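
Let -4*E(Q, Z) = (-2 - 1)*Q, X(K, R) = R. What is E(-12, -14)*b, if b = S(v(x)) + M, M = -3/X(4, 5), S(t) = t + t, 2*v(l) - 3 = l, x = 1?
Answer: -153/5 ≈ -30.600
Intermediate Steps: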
++++++
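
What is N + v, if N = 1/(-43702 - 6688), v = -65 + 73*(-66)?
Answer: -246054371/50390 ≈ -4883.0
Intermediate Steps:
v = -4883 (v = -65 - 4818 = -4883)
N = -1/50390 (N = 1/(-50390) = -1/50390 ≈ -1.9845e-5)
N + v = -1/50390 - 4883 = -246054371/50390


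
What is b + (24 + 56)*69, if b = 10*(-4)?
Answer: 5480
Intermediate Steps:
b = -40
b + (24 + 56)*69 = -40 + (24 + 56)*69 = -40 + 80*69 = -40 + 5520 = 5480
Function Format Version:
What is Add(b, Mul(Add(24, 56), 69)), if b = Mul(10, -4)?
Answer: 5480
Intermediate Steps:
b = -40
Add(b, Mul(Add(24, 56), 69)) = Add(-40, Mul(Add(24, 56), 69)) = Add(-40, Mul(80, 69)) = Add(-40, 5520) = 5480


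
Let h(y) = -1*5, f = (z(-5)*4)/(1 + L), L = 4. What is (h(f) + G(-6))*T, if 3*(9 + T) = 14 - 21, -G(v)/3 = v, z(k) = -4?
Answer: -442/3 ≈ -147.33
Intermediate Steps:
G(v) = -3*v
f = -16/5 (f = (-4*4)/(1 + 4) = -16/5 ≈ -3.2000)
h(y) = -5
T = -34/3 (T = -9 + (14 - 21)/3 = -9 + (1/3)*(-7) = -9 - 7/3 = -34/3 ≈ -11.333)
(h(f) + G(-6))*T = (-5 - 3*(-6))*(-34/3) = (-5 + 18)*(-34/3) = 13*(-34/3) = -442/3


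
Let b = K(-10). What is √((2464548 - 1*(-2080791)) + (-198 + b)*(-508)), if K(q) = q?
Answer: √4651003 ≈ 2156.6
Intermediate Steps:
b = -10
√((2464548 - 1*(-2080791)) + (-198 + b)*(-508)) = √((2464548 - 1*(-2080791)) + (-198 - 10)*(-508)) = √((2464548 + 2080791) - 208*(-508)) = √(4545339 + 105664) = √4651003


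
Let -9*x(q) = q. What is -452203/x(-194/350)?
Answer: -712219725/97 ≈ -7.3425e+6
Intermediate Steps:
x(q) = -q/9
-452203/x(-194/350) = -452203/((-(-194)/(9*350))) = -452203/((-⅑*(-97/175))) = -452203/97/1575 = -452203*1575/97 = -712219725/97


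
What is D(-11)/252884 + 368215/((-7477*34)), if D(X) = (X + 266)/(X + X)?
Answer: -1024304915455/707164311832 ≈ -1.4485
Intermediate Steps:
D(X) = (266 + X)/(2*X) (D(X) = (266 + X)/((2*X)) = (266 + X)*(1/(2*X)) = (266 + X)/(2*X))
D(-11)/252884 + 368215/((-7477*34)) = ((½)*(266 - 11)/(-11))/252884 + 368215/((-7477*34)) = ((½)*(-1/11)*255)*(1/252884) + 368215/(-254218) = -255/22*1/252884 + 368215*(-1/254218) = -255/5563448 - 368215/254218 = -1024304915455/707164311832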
++++++
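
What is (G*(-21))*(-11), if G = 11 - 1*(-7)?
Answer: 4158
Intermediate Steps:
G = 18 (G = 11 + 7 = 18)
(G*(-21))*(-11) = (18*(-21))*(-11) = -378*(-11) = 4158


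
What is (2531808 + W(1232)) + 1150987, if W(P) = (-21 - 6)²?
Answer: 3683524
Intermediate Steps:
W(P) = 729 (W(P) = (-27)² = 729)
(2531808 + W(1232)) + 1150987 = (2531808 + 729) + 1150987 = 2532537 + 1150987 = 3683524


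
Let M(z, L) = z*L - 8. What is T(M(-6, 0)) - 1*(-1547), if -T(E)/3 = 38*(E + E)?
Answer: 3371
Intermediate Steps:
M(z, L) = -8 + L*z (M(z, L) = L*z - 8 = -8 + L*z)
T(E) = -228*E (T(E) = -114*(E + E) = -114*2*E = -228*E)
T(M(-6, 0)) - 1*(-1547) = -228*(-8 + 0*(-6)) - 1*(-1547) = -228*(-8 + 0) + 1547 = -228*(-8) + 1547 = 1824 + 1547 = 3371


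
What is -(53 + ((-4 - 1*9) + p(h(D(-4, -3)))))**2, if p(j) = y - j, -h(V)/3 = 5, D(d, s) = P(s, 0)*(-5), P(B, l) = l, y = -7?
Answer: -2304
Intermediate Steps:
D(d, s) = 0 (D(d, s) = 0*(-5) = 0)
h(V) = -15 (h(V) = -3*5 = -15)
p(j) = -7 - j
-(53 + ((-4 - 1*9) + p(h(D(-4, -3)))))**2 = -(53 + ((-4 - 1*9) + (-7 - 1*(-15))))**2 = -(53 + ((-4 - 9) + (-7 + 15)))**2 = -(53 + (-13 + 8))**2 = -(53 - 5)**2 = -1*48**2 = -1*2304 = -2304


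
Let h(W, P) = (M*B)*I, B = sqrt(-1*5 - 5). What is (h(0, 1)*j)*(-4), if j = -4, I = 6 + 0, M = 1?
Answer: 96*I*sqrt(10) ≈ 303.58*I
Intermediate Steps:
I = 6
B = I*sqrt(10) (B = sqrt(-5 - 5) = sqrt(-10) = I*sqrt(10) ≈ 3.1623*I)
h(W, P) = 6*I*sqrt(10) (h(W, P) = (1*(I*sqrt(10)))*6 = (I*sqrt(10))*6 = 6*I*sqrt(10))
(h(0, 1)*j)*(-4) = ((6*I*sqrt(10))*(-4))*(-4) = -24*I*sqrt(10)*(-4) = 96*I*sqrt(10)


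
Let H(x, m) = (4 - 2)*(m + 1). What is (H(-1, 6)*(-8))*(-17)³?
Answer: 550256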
++++++
Look above for the line with "What is b + (24 + 56)*69, if b = 10*(-4)?" and the line with "Answer: -1024304915455/707164311832 ≈ -1.4485"; transcribe both and all lines in between, exactly, and nothing else.

*PROBLEM SOLUTION:*
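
What is b + (24 + 56)*69, if b = 10*(-4)?
Answer: 5480
Intermediate Steps:
b = -40
b + (24 + 56)*69 = -40 + (24 + 56)*69 = -40 + 80*69 = -40 + 5520 = 5480
Function Format Version:
What is Add(b, Mul(Add(24, 56), 69)), if b = Mul(10, -4)?
Answer: 5480
Intermediate Steps:
b = -40
Add(b, Mul(Add(24, 56), 69)) = Add(-40, Mul(Add(24, 56), 69)) = Add(-40, Mul(80, 69)) = Add(-40, 5520) = 5480


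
Let h(y) = -1*5, f = (z(-5)*4)/(1 + L), L = 4. What is (h(f) + G(-6))*T, if 3*(9 + T) = 14 - 21, -G(v)/3 = v, z(k) = -4?
Answer: -442/3 ≈ -147.33
Intermediate Steps:
G(v) = -3*v
f = -16/5 (f = (-4*4)/(1 + 4) = -16/5 ≈ -3.2000)
h(y) = -5
T = -34/3 (T = -9 + (14 - 21)/3 = -9 + (1/3)*(-7) = -9 - 7/3 = -34/3 ≈ -11.333)
(h(f) + G(-6))*T = (-5 - 3*(-6))*(-34/3) = (-5 + 18)*(-34/3) = 13*(-34/3) = -442/3


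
Let b = K(-10). What is √((2464548 - 1*(-2080791)) + (-198 + b)*(-508)), if K(q) = q?
Answer: √4651003 ≈ 2156.6
Intermediate Steps:
b = -10
√((2464548 - 1*(-2080791)) + (-198 + b)*(-508)) = √((2464548 - 1*(-2080791)) + (-198 - 10)*(-508)) = √((2464548 + 2080791) - 208*(-508)) = √(4545339 + 105664) = √4651003


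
Let -9*x(q) = q. What is -452203/x(-194/350)?
Answer: -712219725/97 ≈ -7.3425e+6
Intermediate Steps:
x(q) = -q/9
-452203/x(-194/350) = -452203/((-(-194)/(9*350))) = -452203/((-⅑*(-97/175))) = -452203/97/1575 = -452203*1575/97 = -712219725/97


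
What is D(-11)/252884 + 368215/((-7477*34)), if D(X) = (X + 266)/(X + X)?
Answer: -1024304915455/707164311832 ≈ -1.4485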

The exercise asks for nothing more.